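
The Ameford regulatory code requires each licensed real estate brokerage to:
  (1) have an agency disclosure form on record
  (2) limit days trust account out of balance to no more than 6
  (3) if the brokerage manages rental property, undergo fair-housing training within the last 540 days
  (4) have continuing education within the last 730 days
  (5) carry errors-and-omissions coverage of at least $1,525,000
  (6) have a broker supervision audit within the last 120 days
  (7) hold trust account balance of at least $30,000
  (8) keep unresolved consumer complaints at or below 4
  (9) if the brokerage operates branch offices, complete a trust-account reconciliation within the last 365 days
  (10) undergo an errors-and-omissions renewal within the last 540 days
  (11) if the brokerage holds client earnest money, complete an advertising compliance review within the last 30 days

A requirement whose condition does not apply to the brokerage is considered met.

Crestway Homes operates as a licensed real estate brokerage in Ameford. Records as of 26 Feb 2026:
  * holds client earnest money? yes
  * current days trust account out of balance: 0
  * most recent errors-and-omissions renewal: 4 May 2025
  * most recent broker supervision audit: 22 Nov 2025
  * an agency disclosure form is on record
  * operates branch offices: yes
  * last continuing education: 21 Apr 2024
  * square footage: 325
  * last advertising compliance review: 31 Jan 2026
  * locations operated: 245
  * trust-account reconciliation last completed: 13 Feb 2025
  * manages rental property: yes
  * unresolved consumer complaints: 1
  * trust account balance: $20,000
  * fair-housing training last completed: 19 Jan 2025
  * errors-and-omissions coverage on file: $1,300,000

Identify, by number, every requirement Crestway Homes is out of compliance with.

1. agency disclosure form present → met
2. days trust account out of balance 0 ≤ 6 → met
3. condition 'manages rental property' holds; fair-housing training 403 days ago vs limit 540 → met
4. continuing education 676 days ago vs limit 730 → met
5. errors-and-omissions coverage $1,300,000 < $1,525,000 → not met
6. broker supervision audit 96 days ago vs limit 120 → met
7. trust account balance $20,000 < $30,000 → not met
8. unresolved consumer complaints 1 ≤ 4 → met
9. condition 'operates branch offices' holds; trust-account reconciliation 378 days ago vs limit 365 → not met
10. errors-and-omissions renewal 298 days ago vs limit 540 → met
11. condition 'holds client earnest money' holds; advertising compliance review 26 days ago vs limit 30 → met
Not met: 5, 7, 9

5, 7, 9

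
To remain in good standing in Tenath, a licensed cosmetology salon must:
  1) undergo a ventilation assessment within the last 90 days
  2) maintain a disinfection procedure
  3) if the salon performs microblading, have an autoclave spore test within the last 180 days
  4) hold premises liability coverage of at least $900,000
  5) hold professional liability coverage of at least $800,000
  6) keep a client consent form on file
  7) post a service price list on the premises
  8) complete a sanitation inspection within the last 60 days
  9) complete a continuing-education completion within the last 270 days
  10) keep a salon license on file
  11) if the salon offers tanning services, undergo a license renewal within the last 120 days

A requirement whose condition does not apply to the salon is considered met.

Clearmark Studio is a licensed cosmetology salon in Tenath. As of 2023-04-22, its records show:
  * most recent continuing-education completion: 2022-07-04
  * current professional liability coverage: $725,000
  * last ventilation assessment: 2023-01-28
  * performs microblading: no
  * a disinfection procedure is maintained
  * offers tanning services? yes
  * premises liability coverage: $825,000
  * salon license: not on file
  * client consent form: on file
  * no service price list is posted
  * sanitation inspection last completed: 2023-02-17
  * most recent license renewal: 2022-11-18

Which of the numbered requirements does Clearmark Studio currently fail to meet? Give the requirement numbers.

1. ventilation assessment 84 days ago vs limit 90 → met
2. disinfection procedure present → met
3. condition 'performs microblading' does not hold → requirement n/a → met
4. premises liability coverage $825,000 < $900,000 → not met
5. professional liability coverage $725,000 < $800,000 → not met
6. client consent form present → met
7. service price list absent → not met
8. sanitation inspection 64 days ago vs limit 60 → not met
9. continuing-education completion 292 days ago vs limit 270 → not met
10. salon license absent → not met
11. condition 'offers tanning services' holds; license renewal 155 days ago vs limit 120 → not met
Not met: 4, 5, 7, 8, 9, 10, 11

4, 5, 7, 8, 9, 10, 11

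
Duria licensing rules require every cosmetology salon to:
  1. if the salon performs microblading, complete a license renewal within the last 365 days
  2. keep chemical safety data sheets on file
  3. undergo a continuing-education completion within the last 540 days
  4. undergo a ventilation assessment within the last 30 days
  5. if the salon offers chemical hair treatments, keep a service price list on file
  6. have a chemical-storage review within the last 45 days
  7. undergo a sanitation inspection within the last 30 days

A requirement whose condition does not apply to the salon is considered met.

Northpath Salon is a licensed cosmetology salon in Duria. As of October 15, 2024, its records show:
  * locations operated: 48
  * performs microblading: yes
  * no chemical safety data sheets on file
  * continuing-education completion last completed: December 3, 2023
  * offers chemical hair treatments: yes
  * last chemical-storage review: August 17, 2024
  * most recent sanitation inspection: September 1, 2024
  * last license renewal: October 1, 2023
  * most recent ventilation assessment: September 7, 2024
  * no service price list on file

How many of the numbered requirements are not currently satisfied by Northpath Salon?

1. condition 'performs microblading' holds; license renewal 380 days ago vs limit 365 → not met
2. chemical safety data sheets absent → not met
3. continuing-education completion 317 days ago vs limit 540 → met
4. ventilation assessment 38 days ago vs limit 30 → not met
5. condition 'offers chemical hair treatments' holds; service price list absent → not met
6. chemical-storage review 59 days ago vs limit 45 → not met
7. sanitation inspection 44 days ago vs limit 30 → not met
Not met: 6 of 7

6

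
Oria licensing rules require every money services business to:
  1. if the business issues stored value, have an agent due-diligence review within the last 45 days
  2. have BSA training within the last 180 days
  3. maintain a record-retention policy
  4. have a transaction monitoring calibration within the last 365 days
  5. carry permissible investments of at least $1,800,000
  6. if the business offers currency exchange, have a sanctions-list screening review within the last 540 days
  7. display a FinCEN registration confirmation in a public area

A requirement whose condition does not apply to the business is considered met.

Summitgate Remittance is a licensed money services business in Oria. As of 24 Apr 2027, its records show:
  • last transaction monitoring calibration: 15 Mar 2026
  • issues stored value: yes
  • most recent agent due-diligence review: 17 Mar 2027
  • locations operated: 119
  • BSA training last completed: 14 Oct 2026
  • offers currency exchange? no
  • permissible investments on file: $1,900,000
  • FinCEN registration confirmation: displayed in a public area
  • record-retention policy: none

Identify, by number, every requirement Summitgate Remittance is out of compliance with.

2, 3, 4

1. condition 'issues stored value' holds; agent due-diligence review 38 days ago vs limit 45 → met
2. BSA training 192 days ago vs limit 180 → not met
3. record-retention policy absent → not met
4. transaction monitoring calibration 405 days ago vs limit 365 → not met
5. permissible investments $1,900,000 ≥ $1,800,000 → met
6. condition 'offers currency exchange' does not hold → requirement n/a → met
7. FinCEN registration confirmation present → met
Not met: 2, 3, 4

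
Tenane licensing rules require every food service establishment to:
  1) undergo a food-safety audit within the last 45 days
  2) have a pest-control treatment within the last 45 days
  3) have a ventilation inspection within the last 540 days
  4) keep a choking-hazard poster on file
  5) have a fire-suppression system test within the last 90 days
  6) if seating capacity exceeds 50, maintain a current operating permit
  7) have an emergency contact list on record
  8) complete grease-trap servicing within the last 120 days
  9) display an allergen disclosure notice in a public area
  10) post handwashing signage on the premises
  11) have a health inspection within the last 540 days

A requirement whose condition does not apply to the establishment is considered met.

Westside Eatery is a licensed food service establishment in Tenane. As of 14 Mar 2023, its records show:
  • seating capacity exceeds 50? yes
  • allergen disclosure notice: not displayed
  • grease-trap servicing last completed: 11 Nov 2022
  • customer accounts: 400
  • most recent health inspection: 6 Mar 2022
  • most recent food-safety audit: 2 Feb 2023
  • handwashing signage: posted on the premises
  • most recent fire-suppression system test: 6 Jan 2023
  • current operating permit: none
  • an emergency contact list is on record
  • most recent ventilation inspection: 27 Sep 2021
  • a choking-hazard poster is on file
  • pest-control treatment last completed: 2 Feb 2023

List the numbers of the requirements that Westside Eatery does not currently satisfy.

1. food-safety audit 40 days ago vs limit 45 → met
2. pest-control treatment 40 days ago vs limit 45 → met
3. ventilation inspection 533 days ago vs limit 540 → met
4. choking-hazard poster present → met
5. fire-suppression system test 67 days ago vs limit 90 → met
6. condition 'seating capacity exceeds 50' holds; current operating permit absent → not met
7. emergency contact list present → met
8. grease-trap servicing 123 days ago vs limit 120 → not met
9. allergen disclosure notice absent → not met
10. handwashing signage present → met
11. health inspection 373 days ago vs limit 540 → met
Not met: 6, 8, 9

6, 8, 9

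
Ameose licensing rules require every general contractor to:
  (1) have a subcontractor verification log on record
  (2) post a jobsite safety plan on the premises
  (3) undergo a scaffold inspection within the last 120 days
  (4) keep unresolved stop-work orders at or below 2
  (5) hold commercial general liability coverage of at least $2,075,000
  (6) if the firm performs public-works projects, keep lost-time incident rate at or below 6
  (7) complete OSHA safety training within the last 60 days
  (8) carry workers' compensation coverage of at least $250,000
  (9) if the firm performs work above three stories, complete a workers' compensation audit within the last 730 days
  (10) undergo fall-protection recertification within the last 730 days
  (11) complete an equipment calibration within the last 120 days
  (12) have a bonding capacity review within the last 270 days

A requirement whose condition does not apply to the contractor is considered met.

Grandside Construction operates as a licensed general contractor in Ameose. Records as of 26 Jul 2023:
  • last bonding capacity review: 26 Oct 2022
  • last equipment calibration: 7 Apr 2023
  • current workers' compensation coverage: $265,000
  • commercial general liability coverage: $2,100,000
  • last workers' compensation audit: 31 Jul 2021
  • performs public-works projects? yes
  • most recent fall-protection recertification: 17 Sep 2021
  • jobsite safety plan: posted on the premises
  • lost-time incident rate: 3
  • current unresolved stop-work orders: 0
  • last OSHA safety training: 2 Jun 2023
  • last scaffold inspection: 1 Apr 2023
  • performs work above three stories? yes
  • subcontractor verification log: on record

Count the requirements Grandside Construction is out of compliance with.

1. subcontractor verification log present → met
2. jobsite safety plan present → met
3. scaffold inspection 116 days ago vs limit 120 → met
4. unresolved stop-work orders 0 ≤ 2 → met
5. commercial general liability coverage $2,100,000 ≥ $2,075,000 → met
6. condition 'performs public-works projects' holds; lost-time incident rate 3 ≤ 6 → met
7. OSHA safety training 54 days ago vs limit 60 → met
8. workers' compensation coverage $265,000 ≥ $250,000 → met
9. condition 'performs work above three stories' holds; workers' compensation audit 725 days ago vs limit 730 → met
10. fall-protection recertification 677 days ago vs limit 730 → met
11. equipment calibration 110 days ago vs limit 120 → met
12. bonding capacity review 273 days ago vs limit 270 → not met
Not met: 1 of 12

1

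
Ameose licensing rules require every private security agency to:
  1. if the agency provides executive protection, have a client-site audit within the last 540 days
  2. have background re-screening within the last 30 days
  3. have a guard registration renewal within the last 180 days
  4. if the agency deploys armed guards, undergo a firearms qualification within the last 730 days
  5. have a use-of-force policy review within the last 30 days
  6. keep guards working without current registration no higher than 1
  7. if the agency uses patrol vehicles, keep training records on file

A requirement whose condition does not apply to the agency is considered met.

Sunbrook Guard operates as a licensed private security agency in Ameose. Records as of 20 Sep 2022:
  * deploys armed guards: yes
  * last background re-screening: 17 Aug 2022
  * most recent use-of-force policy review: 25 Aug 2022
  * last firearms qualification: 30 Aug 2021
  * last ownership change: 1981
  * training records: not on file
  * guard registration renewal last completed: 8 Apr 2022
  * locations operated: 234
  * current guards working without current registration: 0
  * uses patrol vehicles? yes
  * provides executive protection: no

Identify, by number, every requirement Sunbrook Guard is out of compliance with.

1. condition 'provides executive protection' does not hold → requirement n/a → met
2. background re-screening 34 days ago vs limit 30 → not met
3. guard registration renewal 165 days ago vs limit 180 → met
4. condition 'deploys armed guards' holds; firearms qualification 386 days ago vs limit 730 → met
5. use-of-force policy review 26 days ago vs limit 30 → met
6. guards working without current registration 0 ≤ 1 → met
7. condition 'uses patrol vehicles' holds; training records absent → not met
Not met: 2, 7

2, 7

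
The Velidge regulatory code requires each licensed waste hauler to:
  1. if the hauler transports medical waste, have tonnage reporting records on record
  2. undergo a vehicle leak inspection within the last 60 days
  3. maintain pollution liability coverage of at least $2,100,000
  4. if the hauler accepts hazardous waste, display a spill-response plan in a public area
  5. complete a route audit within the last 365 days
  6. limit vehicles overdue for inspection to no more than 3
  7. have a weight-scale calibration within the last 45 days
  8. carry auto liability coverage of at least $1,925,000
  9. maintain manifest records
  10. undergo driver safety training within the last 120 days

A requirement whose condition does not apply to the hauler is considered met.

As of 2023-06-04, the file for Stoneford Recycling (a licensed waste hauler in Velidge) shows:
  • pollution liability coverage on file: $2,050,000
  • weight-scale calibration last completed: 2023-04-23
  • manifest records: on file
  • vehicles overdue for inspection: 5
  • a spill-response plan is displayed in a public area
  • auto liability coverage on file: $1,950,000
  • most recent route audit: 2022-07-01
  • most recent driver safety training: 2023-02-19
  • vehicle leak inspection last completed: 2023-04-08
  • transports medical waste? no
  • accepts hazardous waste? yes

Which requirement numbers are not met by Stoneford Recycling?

3, 6

1. condition 'transports medical waste' does not hold → requirement n/a → met
2. vehicle leak inspection 57 days ago vs limit 60 → met
3. pollution liability coverage $2,050,000 < $2,100,000 → not met
4. condition 'accepts hazardous waste' holds; spill-response plan present → met
5. route audit 338 days ago vs limit 365 → met
6. vehicles overdue for inspection 5 > 3 → not met
7. weight-scale calibration 42 days ago vs limit 45 → met
8. auto liability coverage $1,950,000 ≥ $1,925,000 → met
9. manifest records present → met
10. driver safety training 105 days ago vs limit 120 → met
Not met: 3, 6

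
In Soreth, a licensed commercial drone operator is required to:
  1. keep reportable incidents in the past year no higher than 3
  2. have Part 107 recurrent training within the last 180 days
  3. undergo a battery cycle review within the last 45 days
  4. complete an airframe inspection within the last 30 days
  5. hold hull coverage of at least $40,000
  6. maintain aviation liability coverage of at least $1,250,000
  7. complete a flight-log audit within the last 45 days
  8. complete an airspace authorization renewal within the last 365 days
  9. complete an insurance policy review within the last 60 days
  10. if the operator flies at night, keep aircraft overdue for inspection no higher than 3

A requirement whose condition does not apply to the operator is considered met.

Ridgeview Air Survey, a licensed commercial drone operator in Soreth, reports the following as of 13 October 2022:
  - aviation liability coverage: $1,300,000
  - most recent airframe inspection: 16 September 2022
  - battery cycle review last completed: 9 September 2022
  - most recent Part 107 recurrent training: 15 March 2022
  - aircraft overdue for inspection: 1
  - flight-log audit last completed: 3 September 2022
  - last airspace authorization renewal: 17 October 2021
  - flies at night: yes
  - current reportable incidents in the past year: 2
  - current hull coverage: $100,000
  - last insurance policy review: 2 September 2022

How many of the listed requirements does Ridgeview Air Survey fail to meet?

1. reportable incidents in the past year 2 ≤ 3 → met
2. Part 107 recurrent training 212 days ago vs limit 180 → not met
3. battery cycle review 34 days ago vs limit 45 → met
4. airframe inspection 27 days ago vs limit 30 → met
5. hull coverage $100,000 ≥ $40,000 → met
6. aviation liability coverage $1,300,000 ≥ $1,250,000 → met
7. flight-log audit 40 days ago vs limit 45 → met
8. airspace authorization renewal 361 days ago vs limit 365 → met
9. insurance policy review 41 days ago vs limit 60 → met
10. condition 'flies at night' holds; aircraft overdue for inspection 1 ≤ 3 → met
Not met: 1 of 10

1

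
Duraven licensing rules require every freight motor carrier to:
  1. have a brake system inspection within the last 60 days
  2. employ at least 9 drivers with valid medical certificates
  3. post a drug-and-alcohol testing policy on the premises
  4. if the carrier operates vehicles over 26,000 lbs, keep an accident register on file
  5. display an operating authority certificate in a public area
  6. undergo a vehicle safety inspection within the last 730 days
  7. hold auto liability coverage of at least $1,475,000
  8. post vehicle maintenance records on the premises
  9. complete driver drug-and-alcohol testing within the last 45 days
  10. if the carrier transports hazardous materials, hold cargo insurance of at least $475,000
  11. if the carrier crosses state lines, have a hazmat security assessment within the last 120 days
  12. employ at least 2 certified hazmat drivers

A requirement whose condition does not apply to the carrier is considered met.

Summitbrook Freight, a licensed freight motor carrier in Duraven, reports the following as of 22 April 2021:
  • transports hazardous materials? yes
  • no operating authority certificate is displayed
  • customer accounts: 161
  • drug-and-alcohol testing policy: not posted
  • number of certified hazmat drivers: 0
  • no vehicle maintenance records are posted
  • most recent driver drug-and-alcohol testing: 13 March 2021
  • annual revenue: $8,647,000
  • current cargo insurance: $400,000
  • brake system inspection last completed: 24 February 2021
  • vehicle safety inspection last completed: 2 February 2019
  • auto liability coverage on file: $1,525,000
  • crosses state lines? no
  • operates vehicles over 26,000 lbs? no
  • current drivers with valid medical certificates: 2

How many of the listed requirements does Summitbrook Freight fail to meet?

1. brake system inspection 57 days ago vs limit 60 → met
2. drivers with valid medical certificates 2 < 9 → not met
3. drug-and-alcohol testing policy absent → not met
4. condition 'operates vehicles over 26,000 lbs' does not hold → requirement n/a → met
5. operating authority certificate absent → not met
6. vehicle safety inspection 810 days ago vs limit 730 → not met
7. auto liability coverage $1,525,000 ≥ $1,475,000 → met
8. vehicle maintenance records absent → not met
9. driver drug-and-alcohol testing 40 days ago vs limit 45 → met
10. condition 'transports hazardous materials' holds; cargo insurance $400,000 < $475,000 → not met
11. condition 'crosses state lines' does not hold → requirement n/a → met
12. certified hazmat drivers 0 < 2 → not met
Not met: 7 of 12

7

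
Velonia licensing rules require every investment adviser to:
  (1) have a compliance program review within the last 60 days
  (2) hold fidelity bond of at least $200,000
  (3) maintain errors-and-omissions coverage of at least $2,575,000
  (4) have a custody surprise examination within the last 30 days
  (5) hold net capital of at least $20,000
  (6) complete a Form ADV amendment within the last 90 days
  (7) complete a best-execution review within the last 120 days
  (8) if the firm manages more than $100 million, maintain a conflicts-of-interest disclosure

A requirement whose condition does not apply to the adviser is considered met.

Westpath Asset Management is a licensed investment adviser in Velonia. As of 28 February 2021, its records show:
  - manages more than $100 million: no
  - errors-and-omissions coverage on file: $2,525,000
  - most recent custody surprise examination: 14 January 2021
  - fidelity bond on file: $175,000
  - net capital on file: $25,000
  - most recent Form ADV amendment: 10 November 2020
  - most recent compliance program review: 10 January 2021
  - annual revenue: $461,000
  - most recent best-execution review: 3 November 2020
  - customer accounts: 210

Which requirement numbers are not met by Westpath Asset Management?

2, 3, 4, 6

1. compliance program review 49 days ago vs limit 60 → met
2. fidelity bond $175,000 < $200,000 → not met
3. errors-and-omissions coverage $2,525,000 < $2,575,000 → not met
4. custody surprise examination 45 days ago vs limit 30 → not met
5. net capital $25,000 ≥ $20,000 → met
6. Form ADV amendment 110 days ago vs limit 90 → not met
7. best-execution review 117 days ago vs limit 120 → met
8. condition 'manages more than $100 million' does not hold → requirement n/a → met
Not met: 2, 3, 4, 6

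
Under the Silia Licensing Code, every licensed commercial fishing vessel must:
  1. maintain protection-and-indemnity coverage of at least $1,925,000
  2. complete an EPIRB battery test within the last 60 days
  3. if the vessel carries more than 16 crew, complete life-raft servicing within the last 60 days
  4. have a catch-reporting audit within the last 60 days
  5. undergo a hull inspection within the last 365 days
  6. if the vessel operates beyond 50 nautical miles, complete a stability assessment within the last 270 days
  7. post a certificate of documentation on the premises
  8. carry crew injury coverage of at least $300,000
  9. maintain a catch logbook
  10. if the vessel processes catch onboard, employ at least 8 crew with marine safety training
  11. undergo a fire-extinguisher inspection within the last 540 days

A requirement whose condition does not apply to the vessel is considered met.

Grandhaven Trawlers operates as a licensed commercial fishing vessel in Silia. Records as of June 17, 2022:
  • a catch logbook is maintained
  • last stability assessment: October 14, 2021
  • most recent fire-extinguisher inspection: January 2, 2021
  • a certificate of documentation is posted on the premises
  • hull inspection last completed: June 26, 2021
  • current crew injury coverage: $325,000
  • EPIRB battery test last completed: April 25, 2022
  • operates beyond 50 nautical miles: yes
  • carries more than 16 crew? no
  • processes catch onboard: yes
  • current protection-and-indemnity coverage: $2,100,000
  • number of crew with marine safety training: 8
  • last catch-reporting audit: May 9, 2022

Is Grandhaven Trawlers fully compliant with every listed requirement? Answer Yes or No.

1. protection-and-indemnity coverage $2,100,000 ≥ $1,925,000 → met
2. EPIRB battery test 53 days ago vs limit 60 → met
3. condition 'carries more than 16 crew' does not hold → requirement n/a → met
4. catch-reporting audit 39 days ago vs limit 60 → met
5. hull inspection 356 days ago vs limit 365 → met
6. condition 'operates beyond 50 nautical miles' holds; stability assessment 246 days ago vs limit 270 → met
7. certificate of documentation present → met
8. crew injury coverage $325,000 ≥ $300,000 → met
9. catch logbook present → met
10. condition 'processes catch onboard' holds; crew with marine safety training 8 ≥ 8 → met
11. fire-extinguisher inspection 531 days ago vs limit 540 → met
All met.

Yes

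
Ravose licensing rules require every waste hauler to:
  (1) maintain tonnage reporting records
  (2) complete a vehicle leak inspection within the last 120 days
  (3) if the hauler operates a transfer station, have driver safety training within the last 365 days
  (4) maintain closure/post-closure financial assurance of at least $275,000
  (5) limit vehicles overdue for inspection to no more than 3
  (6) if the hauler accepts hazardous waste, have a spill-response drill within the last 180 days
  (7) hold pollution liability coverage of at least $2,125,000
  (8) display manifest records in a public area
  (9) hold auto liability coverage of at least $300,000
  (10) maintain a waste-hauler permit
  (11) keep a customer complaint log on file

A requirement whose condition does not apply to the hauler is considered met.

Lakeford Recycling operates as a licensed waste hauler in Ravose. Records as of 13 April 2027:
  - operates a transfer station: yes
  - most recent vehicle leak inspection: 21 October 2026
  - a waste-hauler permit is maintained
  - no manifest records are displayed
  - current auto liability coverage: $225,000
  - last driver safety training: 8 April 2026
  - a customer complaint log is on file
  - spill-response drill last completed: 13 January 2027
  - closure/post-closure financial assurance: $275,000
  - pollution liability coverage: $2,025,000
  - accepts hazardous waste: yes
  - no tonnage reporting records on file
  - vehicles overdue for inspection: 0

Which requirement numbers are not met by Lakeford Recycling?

1, 2, 3, 7, 8, 9

1. tonnage reporting records absent → not met
2. vehicle leak inspection 174 days ago vs limit 120 → not met
3. condition 'operates a transfer station' holds; driver safety training 370 days ago vs limit 365 → not met
4. closure/post-closure financial assurance $275,000 ≥ $275,000 → met
5. vehicles overdue for inspection 0 ≤ 3 → met
6. condition 'accepts hazardous waste' holds; spill-response drill 90 days ago vs limit 180 → met
7. pollution liability coverage $2,025,000 < $2,125,000 → not met
8. manifest records absent → not met
9. auto liability coverage $225,000 < $300,000 → not met
10. waste-hauler permit present → met
11. customer complaint log present → met
Not met: 1, 2, 3, 7, 8, 9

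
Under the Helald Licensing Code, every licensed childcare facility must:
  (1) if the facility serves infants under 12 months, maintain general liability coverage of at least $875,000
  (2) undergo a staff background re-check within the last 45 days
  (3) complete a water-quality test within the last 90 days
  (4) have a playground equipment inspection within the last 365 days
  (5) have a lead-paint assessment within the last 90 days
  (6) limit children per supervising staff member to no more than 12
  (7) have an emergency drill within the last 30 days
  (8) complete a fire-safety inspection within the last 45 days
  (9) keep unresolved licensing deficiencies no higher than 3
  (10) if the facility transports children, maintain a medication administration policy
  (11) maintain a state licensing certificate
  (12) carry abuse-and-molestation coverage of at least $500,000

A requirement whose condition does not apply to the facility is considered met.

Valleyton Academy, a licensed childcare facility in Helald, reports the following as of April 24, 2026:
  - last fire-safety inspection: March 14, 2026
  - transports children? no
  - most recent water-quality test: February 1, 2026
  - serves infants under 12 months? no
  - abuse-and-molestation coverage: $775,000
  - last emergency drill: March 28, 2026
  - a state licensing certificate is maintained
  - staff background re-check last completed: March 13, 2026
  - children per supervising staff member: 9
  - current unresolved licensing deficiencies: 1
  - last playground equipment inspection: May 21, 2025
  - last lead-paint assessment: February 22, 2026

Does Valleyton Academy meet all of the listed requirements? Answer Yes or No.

Yes

1. condition 'serves infants under 12 months' does not hold → requirement n/a → met
2. staff background re-check 42 days ago vs limit 45 → met
3. water-quality test 82 days ago vs limit 90 → met
4. playground equipment inspection 338 days ago vs limit 365 → met
5. lead-paint assessment 61 days ago vs limit 90 → met
6. children per supervising staff member 9 ≤ 12 → met
7. emergency drill 27 days ago vs limit 30 → met
8. fire-safety inspection 41 days ago vs limit 45 → met
9. unresolved licensing deficiencies 1 ≤ 3 → met
10. condition 'transports children' does not hold → requirement n/a → met
11. state licensing certificate present → met
12. abuse-and-molestation coverage $775,000 ≥ $500,000 → met
All met.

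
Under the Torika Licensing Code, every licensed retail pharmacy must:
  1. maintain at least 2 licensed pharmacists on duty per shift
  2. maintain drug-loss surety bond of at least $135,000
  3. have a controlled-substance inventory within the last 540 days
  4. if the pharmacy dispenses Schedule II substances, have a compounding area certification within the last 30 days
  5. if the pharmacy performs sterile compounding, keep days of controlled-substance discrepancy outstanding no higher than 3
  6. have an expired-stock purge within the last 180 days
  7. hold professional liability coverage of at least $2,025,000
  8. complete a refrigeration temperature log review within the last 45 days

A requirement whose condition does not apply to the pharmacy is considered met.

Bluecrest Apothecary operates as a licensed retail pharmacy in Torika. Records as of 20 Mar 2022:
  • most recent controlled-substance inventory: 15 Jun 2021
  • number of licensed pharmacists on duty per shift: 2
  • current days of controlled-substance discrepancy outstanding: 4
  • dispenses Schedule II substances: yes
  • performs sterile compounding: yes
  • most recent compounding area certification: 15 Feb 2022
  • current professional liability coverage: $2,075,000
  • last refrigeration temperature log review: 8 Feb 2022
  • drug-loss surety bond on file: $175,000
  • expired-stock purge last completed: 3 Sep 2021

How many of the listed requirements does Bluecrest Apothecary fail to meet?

3

1. licensed pharmacists on duty per shift 2 ≥ 2 → met
2. drug-loss surety bond $175,000 ≥ $135,000 → met
3. controlled-substance inventory 278 days ago vs limit 540 → met
4. condition 'dispenses Schedule II substances' holds; compounding area certification 33 days ago vs limit 30 → not met
5. condition 'performs sterile compounding' holds; days of controlled-substance discrepancy outstanding 4 > 3 → not met
6. expired-stock purge 198 days ago vs limit 180 → not met
7. professional liability coverage $2,075,000 ≥ $2,025,000 → met
8. refrigeration temperature log review 40 days ago vs limit 45 → met
Not met: 3 of 8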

────────────────────────────────────────

◆ **Problem**:
Pick out and copy the lines of the material that include the word "Velidge".

◆ **Your solution**:
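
The Velidge regulatory code requires each licensed waste hauler to:
As of 2023-06-04, the file for Stoneford Recycling (a licensed waste hauler in Velidge) shows: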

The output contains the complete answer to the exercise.